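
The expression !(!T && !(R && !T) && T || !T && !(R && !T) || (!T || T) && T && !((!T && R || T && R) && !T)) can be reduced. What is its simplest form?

!(!T && !(R && !T) && T || !T && !(R && !T) || (!T || T) && T && !((!T && R || T && R) && !T))
= !(!T && !(R && !T) && T || !T && !(R && !T) || T && !((!T && R || T && R) && !T))   — complement / identity
= !(!T && !(R && !T) || T && !((!T && R || T && R) && !T))   — absorption
= !(!T && !(R && !T) || T && !(R && !T))   — distribution
= !!(R && !T)   — distribution
= R && !T   — double negation

R && !T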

# YOUR INSTRUCTIONS
The whole of the data must be given back word for word.

# SOLUTION TO THE EXERCISE
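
The expression !(!T && !(R && !T) && T || !T && !(R && !T) || (!T || T) && T && !((!T && R || T && R) && !T)) can be reduced. What is its simplest form?

!(!T && !(R && !T) && T || !T && !(R && !T) || (!T || T) && T && !((!T && R || T && R) && !T))
= !(!T && !(R && !T) && T || !T && !(R && !T) || T && !((!T && R || T && R) && !T))   — complement / identity
= !(!T && !(R && !T) || T && !((!T && R || T && R) && !T))   — absorption
= !(!T && !(R && !T) || T && !(R && !T))   — distribution
= !!(R && !T)   — distribution
= R && !T   — double negation

R && !T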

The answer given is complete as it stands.